(Collected data)
════════════════════

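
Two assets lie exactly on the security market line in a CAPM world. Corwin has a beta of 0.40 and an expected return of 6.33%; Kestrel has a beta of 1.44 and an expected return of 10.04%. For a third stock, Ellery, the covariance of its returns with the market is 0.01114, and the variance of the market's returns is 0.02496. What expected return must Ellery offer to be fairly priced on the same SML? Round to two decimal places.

6.50%

MRP = (10.04% − 6.33%) / (1.44 − 0.40) = 3.5673%
R_f = 6.33% − 0.40 × 3.5673% = 4.9031%
β_Ellery = Cov / Var(R_m) = 0.01114 / 0.02496 = 0.4463
E(R_Ellery) = R_f + β × MRP = 4.9031% + 0.4463 × 3.5673% = 6.50%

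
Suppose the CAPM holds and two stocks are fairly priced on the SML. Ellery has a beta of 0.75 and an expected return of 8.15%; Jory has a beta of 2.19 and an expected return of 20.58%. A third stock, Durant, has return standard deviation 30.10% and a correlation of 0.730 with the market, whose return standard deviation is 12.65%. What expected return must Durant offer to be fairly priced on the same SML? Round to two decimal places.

MRP = (20.58% − 8.15%) / (2.19 − 0.75) = 8.6319%
R_f = 8.15% − 0.75 × 8.6319% = 1.6761%
β_Durant = ρ·σ_i/σ_m = 0.730 × 30.10 / 12.65 = 1.7370
E(R_Durant) = R_f + β × MRP = 1.6761% + 1.7370 × 8.6319% = 16.67%

16.67%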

════════════════════

*ASSIGNMENT*:
Please make an exact copy of the lines from the one holding "Suppose the CAPM" through the final line of the records above, nothing more.

*RESPONSE TO THIS TASK*:
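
Suppose the CAPM holds and two stocks are fairly priced on the SML. Ellery has a beta of 0.75 and an expected return of 8.15%; Jory has a beta of 2.19 and an expected return of 20.58%. A third stock, Durant, has return standard deviation 30.10% and a correlation of 0.730 with the market, whose return standard deviation is 12.65%. What expected return must Durant offer to be fairly priced on the same SML? Round to two decimal places.

MRP = (20.58% − 8.15%) / (2.19 − 0.75) = 8.6319%
R_f = 8.15% − 0.75 × 8.6319% = 1.6761%
β_Durant = ρ·σ_i/σ_m = 0.730 × 30.10 / 12.65 = 1.7370
E(R_Durant) = R_f + β × MRP = 1.6761% + 1.7370 × 8.6319% = 16.67%

16.67%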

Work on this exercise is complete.